_What you have to do_.
The lines you return must be all those in the data that hold the string "rows".

##########

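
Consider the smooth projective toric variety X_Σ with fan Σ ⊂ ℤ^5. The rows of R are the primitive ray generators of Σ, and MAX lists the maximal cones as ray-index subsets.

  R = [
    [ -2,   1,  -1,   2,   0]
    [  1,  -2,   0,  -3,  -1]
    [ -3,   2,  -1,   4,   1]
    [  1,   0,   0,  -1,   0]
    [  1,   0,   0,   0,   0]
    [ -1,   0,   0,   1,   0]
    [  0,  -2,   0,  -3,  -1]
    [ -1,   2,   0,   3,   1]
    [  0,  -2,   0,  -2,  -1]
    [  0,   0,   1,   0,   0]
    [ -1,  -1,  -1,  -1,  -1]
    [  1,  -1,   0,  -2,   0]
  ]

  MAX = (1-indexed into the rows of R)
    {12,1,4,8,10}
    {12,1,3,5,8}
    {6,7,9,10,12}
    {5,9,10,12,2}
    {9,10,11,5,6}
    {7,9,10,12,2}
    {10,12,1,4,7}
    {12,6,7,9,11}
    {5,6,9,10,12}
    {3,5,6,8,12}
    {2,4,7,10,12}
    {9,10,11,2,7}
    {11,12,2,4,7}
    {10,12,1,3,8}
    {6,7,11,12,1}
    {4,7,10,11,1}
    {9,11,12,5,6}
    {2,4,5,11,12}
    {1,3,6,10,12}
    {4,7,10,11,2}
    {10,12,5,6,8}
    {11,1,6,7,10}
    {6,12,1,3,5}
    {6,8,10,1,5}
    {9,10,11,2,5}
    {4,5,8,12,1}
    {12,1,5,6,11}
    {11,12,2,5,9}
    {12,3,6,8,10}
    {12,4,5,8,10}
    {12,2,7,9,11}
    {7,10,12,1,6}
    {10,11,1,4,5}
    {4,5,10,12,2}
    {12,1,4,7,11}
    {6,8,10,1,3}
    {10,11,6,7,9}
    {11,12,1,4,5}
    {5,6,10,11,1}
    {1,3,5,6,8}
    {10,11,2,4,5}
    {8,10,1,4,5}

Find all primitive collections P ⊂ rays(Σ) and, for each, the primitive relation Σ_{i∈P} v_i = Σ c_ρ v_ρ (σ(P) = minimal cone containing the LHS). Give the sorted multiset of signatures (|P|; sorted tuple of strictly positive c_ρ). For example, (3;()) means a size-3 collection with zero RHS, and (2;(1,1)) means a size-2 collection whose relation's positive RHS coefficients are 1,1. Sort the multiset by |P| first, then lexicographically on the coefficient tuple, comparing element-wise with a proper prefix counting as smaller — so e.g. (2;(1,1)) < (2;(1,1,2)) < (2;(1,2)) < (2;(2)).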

##########

_Answer to the exercise_.
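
Consider the smooth projective toric variety X_Σ with fan Σ ⊂ ℤ^5. The rows of R are the primitive ray generators of Σ, and MAX lists the maximal cones as ray-index subsets.
  MAX = (1-indexed into the rows of R)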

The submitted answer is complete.